:: Study material ::

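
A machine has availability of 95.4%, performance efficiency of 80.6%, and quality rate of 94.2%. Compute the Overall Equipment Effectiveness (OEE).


Formula: OEE = Availability * Performance * Quality / 10000
A * P = 95.4% * 80.6% / 100 = 76.89%
OEE = 76.89% * 94.2% / 100 = 72.4%

72.4%


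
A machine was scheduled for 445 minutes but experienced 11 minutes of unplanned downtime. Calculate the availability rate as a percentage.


Formula: Availability = (Planned Time - Downtime) / Planned Time * 100
Uptime = 445 - 11 = 434 min
Availability = 434 / 445 * 100 = 97.5%

97.5%


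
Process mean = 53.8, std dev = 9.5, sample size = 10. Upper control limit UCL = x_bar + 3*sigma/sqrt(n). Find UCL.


UCL = 53.8 + 3 * 9.5 / sqrt(10)

62.81


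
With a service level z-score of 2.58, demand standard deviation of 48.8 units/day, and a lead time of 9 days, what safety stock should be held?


Formula: SS = z * sigma_d * sqrt(LT)
sqrt(LT) = sqrt(9) = 3.0
SS = 2.58 * 48.8 * 3.0
SS = 377.7 units

377.7 units


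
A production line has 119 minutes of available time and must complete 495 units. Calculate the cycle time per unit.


Formula: CT = Available Time / Number of Units
CT = 119 min / 495 units
CT = 0.24 min/unit

0.24 min/unit


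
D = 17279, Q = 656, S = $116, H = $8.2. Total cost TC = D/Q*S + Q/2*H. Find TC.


TC = 17279/656 * 116 + 656/2 * 8.2

$5745.03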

:::

- [Problem description]
The entries shown above must be reproduced in full, exactly as written.

- [Solved problem]
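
A machine has availability of 95.4%, performance efficiency of 80.6%, and quality rate of 94.2%. Compute the Overall Equipment Effectiveness (OEE).


Formula: OEE = Availability * Performance * Quality / 10000
A * P = 95.4% * 80.6% / 100 = 76.89%
OEE = 76.89% * 94.2% / 100 = 72.4%

72.4%


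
A machine was scheduled for 445 minutes but experienced 11 minutes of unplanned downtime. Calculate the availability rate as a percentage.


Formula: Availability = (Planned Time - Downtime) / Planned Time * 100
Uptime = 445 - 11 = 434 min
Availability = 434 / 445 * 100 = 97.5%

97.5%


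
Process mean = 53.8, std dev = 9.5, sample size = 10. Upper control limit UCL = x_bar + 3*sigma/sqrt(n). Find UCL.


UCL = 53.8 + 3 * 9.5 / sqrt(10)

62.81


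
With a service level z-score of 2.58, demand standard deviation of 48.8 units/day, and a lead time of 9 days, what safety stock should be held?


Formula: SS = z * sigma_d * sqrt(LT)
sqrt(LT) = sqrt(9) = 3.0
SS = 2.58 * 48.8 * 3.0
SS = 377.7 units

377.7 units


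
A production line has 119 minutes of available time and must complete 495 units. Calculate the cycle time per unit.


Formula: CT = Available Time / Number of Units
CT = 119 min / 495 units
CT = 0.24 min/unit

0.24 min/unit


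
D = 17279, Q = 656, S = $116, H = $8.2. Total cost TC = D/Q*S + Q/2*H. Find TC.


TC = 17279/656 * 116 + 656/2 * 8.2

$5745.03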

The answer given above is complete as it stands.